--- Data to process Enclosed Below ---
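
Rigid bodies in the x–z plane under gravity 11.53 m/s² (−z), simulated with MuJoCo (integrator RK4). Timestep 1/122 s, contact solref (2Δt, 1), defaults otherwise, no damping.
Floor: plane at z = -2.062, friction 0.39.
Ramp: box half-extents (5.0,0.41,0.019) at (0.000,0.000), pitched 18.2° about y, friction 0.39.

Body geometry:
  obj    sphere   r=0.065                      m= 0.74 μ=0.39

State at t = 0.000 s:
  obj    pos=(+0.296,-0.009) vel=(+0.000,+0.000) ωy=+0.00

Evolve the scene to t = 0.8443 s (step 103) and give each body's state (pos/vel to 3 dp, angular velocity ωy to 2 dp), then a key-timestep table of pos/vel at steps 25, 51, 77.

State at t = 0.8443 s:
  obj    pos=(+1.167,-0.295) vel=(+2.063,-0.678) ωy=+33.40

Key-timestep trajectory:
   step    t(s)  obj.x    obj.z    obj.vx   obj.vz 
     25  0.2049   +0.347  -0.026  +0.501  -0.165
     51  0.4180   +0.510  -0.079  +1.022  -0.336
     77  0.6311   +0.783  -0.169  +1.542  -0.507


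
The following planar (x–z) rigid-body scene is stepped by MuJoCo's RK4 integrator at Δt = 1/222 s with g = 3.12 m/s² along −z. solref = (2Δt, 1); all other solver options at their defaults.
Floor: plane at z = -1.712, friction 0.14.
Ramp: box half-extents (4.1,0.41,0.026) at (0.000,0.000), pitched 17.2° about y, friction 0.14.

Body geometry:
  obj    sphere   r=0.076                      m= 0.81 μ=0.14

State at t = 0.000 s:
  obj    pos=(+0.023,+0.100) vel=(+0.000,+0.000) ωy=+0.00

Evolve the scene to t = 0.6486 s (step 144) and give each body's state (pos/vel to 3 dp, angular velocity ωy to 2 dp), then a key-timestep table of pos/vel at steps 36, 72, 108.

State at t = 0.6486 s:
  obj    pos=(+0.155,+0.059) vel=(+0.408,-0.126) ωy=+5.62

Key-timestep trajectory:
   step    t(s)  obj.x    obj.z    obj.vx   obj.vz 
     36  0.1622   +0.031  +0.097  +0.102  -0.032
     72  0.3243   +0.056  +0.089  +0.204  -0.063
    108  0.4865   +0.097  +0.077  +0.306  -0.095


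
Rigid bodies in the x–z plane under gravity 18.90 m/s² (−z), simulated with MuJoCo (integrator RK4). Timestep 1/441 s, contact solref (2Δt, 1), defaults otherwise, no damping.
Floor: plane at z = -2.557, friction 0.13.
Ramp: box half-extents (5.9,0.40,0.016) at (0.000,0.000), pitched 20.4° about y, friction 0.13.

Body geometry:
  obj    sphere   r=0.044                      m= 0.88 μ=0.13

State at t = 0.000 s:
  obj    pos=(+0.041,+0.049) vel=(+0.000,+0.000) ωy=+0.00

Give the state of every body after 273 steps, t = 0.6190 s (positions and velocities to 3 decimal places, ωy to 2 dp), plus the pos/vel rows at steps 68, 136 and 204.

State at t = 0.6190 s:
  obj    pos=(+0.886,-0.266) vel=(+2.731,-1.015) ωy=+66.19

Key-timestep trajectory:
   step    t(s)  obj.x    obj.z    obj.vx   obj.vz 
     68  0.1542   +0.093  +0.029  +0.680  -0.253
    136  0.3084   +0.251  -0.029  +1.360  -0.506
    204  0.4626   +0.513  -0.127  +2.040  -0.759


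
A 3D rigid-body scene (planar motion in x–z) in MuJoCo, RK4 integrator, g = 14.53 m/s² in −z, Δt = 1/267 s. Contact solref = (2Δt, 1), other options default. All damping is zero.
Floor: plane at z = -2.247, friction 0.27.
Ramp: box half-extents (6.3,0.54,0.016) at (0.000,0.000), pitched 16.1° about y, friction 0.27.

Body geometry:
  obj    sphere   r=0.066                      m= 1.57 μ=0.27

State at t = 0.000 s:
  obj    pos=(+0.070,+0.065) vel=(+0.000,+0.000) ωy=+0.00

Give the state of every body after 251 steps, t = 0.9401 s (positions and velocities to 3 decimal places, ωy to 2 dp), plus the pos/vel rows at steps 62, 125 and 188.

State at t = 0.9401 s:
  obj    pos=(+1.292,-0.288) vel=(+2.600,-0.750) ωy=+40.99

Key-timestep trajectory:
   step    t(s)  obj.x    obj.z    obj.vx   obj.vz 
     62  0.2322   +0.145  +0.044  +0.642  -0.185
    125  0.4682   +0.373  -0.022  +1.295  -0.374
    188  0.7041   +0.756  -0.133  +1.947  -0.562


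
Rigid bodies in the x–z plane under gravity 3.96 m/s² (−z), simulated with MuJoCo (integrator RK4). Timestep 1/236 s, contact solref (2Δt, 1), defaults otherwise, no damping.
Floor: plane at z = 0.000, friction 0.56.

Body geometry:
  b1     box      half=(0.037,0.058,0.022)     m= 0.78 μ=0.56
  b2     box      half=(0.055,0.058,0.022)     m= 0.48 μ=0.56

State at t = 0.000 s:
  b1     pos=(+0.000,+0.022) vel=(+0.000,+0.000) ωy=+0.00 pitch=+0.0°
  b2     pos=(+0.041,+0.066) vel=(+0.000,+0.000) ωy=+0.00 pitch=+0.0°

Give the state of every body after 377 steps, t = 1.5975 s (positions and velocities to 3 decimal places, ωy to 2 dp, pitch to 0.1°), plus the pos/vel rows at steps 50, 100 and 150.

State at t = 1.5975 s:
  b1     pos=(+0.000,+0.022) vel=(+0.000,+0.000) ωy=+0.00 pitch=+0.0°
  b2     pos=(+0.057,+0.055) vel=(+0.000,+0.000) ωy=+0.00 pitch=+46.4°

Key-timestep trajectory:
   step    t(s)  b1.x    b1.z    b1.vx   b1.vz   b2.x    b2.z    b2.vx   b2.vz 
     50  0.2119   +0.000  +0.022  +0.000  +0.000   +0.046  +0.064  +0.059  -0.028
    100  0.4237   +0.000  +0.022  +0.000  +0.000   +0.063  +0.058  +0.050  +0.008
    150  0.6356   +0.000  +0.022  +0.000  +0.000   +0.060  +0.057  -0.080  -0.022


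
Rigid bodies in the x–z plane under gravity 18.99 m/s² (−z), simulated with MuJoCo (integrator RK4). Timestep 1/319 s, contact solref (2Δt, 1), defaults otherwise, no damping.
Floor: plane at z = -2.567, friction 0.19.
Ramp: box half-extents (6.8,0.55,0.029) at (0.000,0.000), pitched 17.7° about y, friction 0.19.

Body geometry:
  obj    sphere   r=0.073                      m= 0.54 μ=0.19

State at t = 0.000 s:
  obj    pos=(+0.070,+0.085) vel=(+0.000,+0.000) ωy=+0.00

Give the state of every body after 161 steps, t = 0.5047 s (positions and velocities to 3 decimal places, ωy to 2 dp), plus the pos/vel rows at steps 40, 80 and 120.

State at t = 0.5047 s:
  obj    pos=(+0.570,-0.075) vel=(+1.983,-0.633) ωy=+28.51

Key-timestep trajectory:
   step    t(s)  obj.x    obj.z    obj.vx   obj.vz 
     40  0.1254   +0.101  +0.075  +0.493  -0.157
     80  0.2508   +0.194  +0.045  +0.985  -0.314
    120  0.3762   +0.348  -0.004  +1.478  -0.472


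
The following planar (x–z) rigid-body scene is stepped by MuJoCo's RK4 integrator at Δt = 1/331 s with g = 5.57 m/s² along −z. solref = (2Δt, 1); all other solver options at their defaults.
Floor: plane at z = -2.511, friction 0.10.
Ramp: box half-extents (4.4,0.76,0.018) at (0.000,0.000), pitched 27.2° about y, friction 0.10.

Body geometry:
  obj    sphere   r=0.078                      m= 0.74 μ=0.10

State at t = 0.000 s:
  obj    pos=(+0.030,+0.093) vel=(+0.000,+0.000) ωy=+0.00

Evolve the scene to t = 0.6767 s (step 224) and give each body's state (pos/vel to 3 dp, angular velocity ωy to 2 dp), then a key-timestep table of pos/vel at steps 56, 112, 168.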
--- End of Enclosed Data to process ---
What is expected ->
Find the lines above that include the string "Floor" and copy them.

Exercise answer ->
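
Floor: plane at z = -2.062, friction 0.39.
Floor: plane at z = -1.712, friction 0.14.
Floor: plane at z = -2.557, friction 0.13.
Floor: plane at z = -2.247, friction 0.27.
Floor: plane at z = 0.000, friction 0.56.
Floor: plane at z = -2.567, friction 0.19.
Floor: plane at z = -2.511, friction 0.10.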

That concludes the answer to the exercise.